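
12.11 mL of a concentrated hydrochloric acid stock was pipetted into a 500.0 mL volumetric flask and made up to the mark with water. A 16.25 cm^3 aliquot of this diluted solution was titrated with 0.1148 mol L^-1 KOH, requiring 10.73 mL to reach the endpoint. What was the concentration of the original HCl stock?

3.13 M

n(KOH) = 0.1148 x 0.01073 = 0.001232 mol.
n(HCl) in the aliquot = 0.001232 mol.
[diluted HCl] = 0.001232 / 0.01625 = 0.07580 M.
Dilution factor = 500.0/12.11 = 41.29, so [stock] = 0.07580 x 41.29 = 3.13 M.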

» **Task instructions**
All the lines above must appear again in the answer, word for word.

» **Output below**
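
12.11 mL of a concentrated hydrochloric acid stock was pipetted into a 500.0 mL volumetric flask and made up to the mark with water. A 16.25 cm^3 aliquot of this diluted solution was titrated with 0.1148 mol L^-1 KOH, requiring 10.73 mL to reach the endpoint. What was the concentration of the original HCl stock?

3.13 M

n(KOH) = 0.1148 x 0.01073 = 0.001232 mol.
n(HCl) in the aliquot = 0.001232 mol.
[diluted HCl] = 0.001232 / 0.01625 = 0.07580 M.
Dilution factor = 500.0/12.11 = 41.29, so [stock] = 0.07580 x 41.29 = 3.13 M.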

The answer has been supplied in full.